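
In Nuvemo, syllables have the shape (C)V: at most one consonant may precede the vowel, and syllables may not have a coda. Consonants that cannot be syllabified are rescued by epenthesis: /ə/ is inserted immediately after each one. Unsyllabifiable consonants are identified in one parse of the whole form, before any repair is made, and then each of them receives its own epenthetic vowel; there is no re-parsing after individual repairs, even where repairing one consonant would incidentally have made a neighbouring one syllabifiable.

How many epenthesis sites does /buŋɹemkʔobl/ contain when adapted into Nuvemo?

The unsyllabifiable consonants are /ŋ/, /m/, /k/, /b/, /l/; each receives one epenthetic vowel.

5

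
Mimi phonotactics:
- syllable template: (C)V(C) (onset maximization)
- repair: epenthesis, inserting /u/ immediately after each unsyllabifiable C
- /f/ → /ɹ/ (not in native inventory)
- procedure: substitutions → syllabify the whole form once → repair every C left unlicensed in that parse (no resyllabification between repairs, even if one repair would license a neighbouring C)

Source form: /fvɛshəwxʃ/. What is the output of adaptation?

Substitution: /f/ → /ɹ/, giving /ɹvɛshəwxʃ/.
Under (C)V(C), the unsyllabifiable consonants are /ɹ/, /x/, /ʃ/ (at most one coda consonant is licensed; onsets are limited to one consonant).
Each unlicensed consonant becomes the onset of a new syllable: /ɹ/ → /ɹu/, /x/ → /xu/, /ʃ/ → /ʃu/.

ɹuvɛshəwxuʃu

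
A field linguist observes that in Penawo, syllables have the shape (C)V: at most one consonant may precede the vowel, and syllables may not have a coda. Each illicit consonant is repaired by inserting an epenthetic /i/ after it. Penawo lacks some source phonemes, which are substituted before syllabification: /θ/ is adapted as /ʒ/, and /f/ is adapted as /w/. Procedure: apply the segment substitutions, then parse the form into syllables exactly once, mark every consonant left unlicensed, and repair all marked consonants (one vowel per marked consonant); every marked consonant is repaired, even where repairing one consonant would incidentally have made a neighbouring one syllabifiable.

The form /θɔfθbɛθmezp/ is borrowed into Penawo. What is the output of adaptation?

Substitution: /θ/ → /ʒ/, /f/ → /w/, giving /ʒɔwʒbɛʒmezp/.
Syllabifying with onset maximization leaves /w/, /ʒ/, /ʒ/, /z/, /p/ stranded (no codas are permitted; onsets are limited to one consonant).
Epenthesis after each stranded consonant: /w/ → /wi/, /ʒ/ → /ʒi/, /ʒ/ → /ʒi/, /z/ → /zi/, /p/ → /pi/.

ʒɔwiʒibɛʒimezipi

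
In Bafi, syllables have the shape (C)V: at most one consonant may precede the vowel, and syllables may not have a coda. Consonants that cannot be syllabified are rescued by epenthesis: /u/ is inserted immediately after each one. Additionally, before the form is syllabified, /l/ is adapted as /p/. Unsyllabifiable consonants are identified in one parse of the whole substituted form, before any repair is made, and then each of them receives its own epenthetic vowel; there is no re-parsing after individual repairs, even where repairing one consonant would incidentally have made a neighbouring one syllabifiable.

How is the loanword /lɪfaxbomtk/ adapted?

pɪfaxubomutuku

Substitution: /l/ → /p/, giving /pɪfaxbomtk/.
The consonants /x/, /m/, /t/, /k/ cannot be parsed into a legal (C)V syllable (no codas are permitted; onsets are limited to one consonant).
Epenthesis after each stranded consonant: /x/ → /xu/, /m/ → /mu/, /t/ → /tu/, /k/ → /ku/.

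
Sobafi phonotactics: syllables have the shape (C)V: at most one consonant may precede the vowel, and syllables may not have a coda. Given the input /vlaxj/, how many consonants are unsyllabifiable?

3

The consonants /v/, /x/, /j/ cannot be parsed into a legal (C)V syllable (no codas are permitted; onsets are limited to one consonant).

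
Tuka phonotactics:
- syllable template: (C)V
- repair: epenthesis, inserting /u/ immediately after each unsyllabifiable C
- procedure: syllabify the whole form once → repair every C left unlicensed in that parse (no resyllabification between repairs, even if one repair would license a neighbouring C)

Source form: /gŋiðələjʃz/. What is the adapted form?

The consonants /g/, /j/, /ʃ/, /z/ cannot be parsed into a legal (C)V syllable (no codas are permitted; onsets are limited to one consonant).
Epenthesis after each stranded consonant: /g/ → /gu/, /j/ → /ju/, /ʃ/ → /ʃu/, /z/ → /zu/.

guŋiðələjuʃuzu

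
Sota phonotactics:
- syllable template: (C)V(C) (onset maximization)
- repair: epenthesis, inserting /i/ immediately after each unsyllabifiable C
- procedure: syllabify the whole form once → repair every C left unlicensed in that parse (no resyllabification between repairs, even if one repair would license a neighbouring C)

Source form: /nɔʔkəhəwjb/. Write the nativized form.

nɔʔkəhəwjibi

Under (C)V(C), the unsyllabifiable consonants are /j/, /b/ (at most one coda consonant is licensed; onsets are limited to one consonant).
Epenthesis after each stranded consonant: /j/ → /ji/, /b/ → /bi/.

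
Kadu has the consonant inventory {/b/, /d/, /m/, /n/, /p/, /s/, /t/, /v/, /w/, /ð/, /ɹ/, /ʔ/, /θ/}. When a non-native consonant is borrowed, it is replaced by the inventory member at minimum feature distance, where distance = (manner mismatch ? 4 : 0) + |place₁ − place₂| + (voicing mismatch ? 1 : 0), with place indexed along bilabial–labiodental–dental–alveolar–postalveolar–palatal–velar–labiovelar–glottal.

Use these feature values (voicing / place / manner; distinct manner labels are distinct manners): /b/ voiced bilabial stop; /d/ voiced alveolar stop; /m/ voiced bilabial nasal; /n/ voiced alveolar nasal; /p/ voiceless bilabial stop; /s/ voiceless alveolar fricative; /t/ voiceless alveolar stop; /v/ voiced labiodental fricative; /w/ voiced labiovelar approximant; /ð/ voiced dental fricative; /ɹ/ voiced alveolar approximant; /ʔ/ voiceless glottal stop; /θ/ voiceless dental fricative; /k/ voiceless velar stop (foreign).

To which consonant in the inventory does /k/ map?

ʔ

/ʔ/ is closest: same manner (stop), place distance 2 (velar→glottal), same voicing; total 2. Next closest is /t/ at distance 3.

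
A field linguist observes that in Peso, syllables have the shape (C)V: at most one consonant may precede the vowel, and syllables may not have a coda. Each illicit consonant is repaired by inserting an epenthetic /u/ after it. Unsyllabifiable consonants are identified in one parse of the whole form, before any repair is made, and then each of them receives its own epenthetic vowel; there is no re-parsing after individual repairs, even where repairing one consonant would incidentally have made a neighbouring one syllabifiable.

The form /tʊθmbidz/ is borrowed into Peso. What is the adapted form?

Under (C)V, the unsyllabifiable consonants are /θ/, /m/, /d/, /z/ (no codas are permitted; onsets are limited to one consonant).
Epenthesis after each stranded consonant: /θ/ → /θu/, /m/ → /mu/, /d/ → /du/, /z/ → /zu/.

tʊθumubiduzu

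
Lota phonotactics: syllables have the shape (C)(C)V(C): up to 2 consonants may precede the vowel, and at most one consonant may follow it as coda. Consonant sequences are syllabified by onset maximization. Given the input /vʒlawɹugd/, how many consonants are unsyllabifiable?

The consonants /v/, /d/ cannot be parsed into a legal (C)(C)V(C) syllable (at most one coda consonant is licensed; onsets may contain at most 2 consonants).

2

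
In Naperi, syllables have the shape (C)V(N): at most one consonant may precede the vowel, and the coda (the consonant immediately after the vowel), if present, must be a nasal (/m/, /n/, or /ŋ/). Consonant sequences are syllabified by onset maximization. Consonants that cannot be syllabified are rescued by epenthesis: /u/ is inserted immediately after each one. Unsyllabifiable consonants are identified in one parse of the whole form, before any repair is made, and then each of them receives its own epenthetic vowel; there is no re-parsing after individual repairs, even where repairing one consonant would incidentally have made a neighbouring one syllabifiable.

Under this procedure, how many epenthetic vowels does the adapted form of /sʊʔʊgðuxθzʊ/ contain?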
----
◆ **What you have to do**
Among the lines of the material, find those holding the word "labiodental" and return them.

◆ **Answer section**
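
Kadu has the consonant inventory {/b/, /d/, /m/, /n/, /p/, /s/, /t/, /v/, /w/, /ð/, /ɹ/, /ʔ/, /θ/}. When a non-native consonant is borrowed, it is replaced by the inventory member at minimum feature distance, where distance = (manner mismatch ? 4 : 0) + |place₁ − place₂| + (voicing mismatch ? 1 : 0), with place indexed along bilabial–labiodental–dental–alveolar–postalveolar–palatal–velar–labiovelar–glottal.
Use these feature values (voicing / place / manner; distinct manner labels are distinct manners): /b/ voiced bilabial stop; /d/ voiced alveolar stop; /m/ voiced bilabial nasal; /n/ voiced alveolar nasal; /p/ voiceless bilabial stop; /s/ voiceless alveolar fricative; /t/ voiceless alveolar stop; /v/ voiced labiodental fricative; /w/ voiced labiovelar approximant; /ð/ voiced dental fricative; /ɹ/ voiced alveolar approximant; /ʔ/ voiceless glottal stop; /θ/ voiceless dental fricative; /k/ voiceless velar stop (foreign).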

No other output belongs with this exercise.